Supplied material:
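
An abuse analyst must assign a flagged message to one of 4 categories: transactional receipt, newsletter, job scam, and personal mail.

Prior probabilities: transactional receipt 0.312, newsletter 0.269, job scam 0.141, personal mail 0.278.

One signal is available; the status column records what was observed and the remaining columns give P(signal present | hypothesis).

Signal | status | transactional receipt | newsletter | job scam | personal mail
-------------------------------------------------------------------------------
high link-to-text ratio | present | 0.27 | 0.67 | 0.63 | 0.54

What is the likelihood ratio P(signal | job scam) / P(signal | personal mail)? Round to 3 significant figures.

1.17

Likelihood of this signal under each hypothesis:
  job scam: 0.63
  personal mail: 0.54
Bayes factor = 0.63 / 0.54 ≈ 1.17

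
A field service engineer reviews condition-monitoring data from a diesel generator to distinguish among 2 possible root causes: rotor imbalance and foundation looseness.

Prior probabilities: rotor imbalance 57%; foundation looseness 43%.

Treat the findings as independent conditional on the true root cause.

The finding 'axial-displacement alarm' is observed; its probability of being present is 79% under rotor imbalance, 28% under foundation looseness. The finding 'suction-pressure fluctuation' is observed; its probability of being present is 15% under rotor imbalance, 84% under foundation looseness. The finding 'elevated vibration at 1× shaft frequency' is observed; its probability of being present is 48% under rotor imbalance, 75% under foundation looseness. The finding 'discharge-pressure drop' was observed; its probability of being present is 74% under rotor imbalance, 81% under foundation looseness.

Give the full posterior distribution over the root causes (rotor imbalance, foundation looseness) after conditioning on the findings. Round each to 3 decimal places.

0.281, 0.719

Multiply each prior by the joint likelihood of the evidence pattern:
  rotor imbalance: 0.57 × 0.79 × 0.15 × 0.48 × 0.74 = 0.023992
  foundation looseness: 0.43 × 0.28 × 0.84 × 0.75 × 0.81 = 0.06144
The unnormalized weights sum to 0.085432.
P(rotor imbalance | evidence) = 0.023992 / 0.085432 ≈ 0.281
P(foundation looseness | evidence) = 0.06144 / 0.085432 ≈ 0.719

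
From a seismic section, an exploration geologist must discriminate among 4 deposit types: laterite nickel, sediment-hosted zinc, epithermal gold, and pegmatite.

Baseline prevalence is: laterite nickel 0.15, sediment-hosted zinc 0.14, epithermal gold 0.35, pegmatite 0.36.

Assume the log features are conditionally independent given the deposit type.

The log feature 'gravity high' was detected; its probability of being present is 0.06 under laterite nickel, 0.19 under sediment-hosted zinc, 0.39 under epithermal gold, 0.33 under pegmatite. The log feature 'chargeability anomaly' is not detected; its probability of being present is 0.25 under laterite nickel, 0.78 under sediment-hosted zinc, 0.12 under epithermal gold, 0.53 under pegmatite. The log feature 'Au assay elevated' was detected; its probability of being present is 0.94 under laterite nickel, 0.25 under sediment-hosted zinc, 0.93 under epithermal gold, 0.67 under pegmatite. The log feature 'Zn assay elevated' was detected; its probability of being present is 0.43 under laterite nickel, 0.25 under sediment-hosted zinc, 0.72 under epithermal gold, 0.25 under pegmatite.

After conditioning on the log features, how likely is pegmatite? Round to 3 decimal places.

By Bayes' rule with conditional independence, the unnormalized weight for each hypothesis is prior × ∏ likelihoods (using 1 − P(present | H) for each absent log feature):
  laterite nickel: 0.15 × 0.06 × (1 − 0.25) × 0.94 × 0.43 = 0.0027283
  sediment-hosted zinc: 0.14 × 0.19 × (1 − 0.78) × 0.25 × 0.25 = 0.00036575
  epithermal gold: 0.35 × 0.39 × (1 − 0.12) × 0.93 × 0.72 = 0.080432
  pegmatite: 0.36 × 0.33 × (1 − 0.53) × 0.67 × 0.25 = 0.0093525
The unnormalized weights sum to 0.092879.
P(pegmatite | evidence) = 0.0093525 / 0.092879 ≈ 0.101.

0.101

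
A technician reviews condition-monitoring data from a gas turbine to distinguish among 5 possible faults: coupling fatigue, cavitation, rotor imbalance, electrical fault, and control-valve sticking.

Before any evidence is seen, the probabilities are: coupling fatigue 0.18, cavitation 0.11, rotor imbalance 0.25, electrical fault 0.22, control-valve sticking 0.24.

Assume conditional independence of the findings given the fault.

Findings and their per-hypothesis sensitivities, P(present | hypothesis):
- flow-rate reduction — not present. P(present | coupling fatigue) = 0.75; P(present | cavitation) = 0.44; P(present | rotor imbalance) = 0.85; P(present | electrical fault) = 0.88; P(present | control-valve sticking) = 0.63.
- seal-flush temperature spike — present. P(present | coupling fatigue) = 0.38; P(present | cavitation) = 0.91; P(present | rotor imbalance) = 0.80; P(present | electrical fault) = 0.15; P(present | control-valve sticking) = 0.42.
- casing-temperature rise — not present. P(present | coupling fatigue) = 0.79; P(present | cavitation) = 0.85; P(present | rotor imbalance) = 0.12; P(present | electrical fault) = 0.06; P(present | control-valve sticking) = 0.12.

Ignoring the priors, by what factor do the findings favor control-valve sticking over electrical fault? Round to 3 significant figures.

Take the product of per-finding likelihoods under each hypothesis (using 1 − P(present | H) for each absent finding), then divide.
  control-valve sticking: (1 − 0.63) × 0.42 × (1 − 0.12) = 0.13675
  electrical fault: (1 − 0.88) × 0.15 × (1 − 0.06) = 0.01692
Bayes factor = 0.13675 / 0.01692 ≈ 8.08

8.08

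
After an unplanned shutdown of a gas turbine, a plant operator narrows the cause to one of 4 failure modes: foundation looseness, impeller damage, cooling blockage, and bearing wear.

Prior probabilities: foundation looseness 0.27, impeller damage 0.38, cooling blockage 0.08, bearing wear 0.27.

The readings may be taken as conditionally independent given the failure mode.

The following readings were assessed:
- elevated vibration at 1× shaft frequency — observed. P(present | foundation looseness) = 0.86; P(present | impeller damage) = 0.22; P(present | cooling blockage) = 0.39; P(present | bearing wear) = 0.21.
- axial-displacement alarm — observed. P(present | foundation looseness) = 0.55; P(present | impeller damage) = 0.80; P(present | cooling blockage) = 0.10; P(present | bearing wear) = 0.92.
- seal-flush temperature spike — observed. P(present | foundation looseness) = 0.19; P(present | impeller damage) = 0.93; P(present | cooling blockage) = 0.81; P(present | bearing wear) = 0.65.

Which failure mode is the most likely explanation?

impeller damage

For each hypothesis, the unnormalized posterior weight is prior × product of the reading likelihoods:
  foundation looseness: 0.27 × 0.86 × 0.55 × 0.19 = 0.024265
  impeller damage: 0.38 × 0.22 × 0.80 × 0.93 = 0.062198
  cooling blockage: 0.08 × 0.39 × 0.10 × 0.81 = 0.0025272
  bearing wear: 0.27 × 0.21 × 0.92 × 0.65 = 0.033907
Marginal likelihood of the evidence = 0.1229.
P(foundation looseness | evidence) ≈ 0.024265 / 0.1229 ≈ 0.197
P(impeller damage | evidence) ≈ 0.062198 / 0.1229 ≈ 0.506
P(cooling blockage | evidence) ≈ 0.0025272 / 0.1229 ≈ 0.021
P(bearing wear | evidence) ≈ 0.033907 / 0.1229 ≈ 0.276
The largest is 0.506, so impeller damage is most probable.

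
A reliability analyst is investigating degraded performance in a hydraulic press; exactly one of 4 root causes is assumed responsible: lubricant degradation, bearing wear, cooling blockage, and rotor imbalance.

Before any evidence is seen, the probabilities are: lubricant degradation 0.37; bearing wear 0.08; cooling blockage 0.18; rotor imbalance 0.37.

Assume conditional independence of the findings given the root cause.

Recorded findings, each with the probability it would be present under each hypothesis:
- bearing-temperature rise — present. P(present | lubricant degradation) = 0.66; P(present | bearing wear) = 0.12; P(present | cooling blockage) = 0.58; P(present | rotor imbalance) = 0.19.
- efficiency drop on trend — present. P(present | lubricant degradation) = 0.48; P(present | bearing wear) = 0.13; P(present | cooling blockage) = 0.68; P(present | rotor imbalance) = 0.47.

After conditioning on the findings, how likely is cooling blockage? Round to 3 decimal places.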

Task to carry out: Please write out, exactly as they appear above, only the lines in the stretch from the line with "After conditioning on the log" through the line with "- flow-rate reduction".

Exercise output:
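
After conditioning on the log features, how likely is pegmatite? Round to 3 decimal places.

By Bayes' rule with conditional independence, the unnormalized weight for each hypothesis is prior × ∏ likelihoods (using 1 − P(present | H) for each absent log feature):
  laterite nickel: 0.15 × 0.06 × (1 − 0.25) × 0.94 × 0.43 = 0.0027283
  sediment-hosted zinc: 0.14 × 0.19 × (1 − 0.78) × 0.25 × 0.25 = 0.00036575
  epithermal gold: 0.35 × 0.39 × (1 − 0.12) × 0.93 × 0.72 = 0.080432
  pegmatite: 0.36 × 0.33 × (1 − 0.53) × 0.67 × 0.25 = 0.0093525
The unnormalized weights sum to 0.092879.
P(pegmatite | evidence) = 0.0093525 / 0.092879 ≈ 0.101.

0.101

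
A technician reviews condition-monitoring data from a gas turbine to distinguish among 5 possible faults: coupling fatigue, cavitation, rotor imbalance, electrical fault, and control-valve sticking.

Before any evidence is seen, the probabilities are: coupling fatigue 0.18, cavitation 0.11, rotor imbalance 0.25, electrical fault 0.22, control-valve sticking 0.24.

Assume conditional independence of the findings given the fault.

Findings and their per-hypothesis sensitivities, P(present | hypothesis):
- flow-rate reduction — not present. P(present | coupling fatigue) = 0.75; P(present | cavitation) = 0.44; P(present | rotor imbalance) = 0.85; P(present | electrical fault) = 0.88; P(present | control-valve sticking) = 0.63.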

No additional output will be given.